— Collected data —
______

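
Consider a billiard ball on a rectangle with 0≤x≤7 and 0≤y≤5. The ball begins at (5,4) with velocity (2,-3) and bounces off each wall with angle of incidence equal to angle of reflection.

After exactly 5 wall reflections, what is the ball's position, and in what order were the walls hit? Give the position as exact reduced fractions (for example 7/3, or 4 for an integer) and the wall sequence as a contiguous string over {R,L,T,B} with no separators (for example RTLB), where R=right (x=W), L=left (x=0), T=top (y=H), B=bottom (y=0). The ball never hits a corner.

Final position: (1/3,0)
Wall sequence: RBTLB

1. t=1 → R at (7,1); v=(-2,-3)
2. t=1/3 → B at (19/3,0); v=(-2,3)
3. t=5/3 → T at (3,5); v=(-2,-3)
4. t=3/2 → L at (0,1/2); v=(2,-3)
5. t=1/6 → B at (1/3,0); v=(2,3)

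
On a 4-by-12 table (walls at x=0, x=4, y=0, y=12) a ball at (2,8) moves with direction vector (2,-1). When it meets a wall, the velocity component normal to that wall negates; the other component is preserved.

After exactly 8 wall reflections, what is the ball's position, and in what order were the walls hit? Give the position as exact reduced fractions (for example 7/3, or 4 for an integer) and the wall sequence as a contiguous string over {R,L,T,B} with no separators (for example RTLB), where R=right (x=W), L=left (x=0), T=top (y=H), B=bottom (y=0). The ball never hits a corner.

1. t=1 → R at (4,7); v=(-2,-1)
2. t=2 → L at (0,5); v=(2,-1)
3. t=2 → R at (4,3); v=(-2,-1)
4. t=2 → L at (0,1); v=(2,-1)
5. t=1 → B at (2,0); v=(2,1)
6. t=1 → R at (4,1); v=(-2,1)
7. t=2 → L at (0,3); v=(2,1)
8. t=2 → R at (4,5); v=(-2,1)

Final position: (4,5)
Wall sequence: RLRLBRLR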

______

— Problem description —
Only the lines from the one containing "After exactly 8" through the last line of the records belong in the answer, each written out exactly.

— Exercise response —
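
After exactly 8 wall reflections, what is the ball's position, and in what order were the walls hit? Give the position as exact reduced fractions (for example 7/3, or 4 for an integer) and the wall sequence as a contiguous string over {R,L,T,B} with no separators (for example RTLB), where R=right (x=W), L=left (x=0), T=top (y=H), B=bottom (y=0). The ball never hits a corner.

1. t=1 → R at (4,7); v=(-2,-1)
2. t=2 → L at (0,5); v=(2,-1)
3. t=2 → R at (4,3); v=(-2,-1)
4. t=2 → L at (0,1); v=(2,-1)
5. t=1 → B at (2,0); v=(2,1)
6. t=1 → R at (4,1); v=(-2,1)
7. t=2 → L at (0,3); v=(2,1)
8. t=2 → R at (4,5); v=(-2,1)

Final position: (4,5)
Wall sequence: RLRLBRLR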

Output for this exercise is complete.